• [SUPPLIED DATA]
- - -

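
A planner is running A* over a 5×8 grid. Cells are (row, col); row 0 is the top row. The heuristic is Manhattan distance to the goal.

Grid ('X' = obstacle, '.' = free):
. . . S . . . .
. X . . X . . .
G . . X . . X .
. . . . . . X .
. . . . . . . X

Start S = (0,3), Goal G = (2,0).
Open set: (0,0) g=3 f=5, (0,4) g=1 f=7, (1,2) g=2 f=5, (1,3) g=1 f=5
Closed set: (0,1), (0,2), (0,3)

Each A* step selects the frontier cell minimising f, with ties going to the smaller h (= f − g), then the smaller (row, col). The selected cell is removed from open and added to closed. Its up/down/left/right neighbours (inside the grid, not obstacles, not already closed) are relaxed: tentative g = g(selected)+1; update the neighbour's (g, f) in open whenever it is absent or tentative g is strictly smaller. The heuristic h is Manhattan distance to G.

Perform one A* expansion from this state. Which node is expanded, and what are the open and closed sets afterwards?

step 1: expand (0,0) (f=5, h=2) → closed; open now [(0,4) g=1 f=7, (1,0) g=4 f=5, (1,2) g=2 f=5, (1,3) g=1 f=5]

expanded=(0,0); open=[(0,4) g=1 f=7, (1,0) g=4 f=5, (1,2) g=2 f=5, (1,3) g=1 f=5]; closed=[(0,0), (0,1), (0,2), (0,3)]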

- - -

Could you retype exactly the lines from the first one of the records through the line containing "Closed set: (0,1), (0,2), (0,3)", both included, and nothing more?

• [RESPONSE TO THIS TASK]
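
A planner is running A* over a 5×8 grid. Cells are (row, col); row 0 is the top row. The heuristic is Manhattan distance to the goal.

Grid ('X' = obstacle, '.' = free):
. . . S . . . .
. X . . X . . .
G . . X . . X .
. . . . . . X .
. . . . . . . X

Start S = (0,3), Goal G = (2,0).
Open set: (0,0) g=3 f=5, (0,4) g=1 f=7, (1,2) g=2 f=5, (1,3) g=1 f=5
Closed set: (0,1), (0,2), (0,3)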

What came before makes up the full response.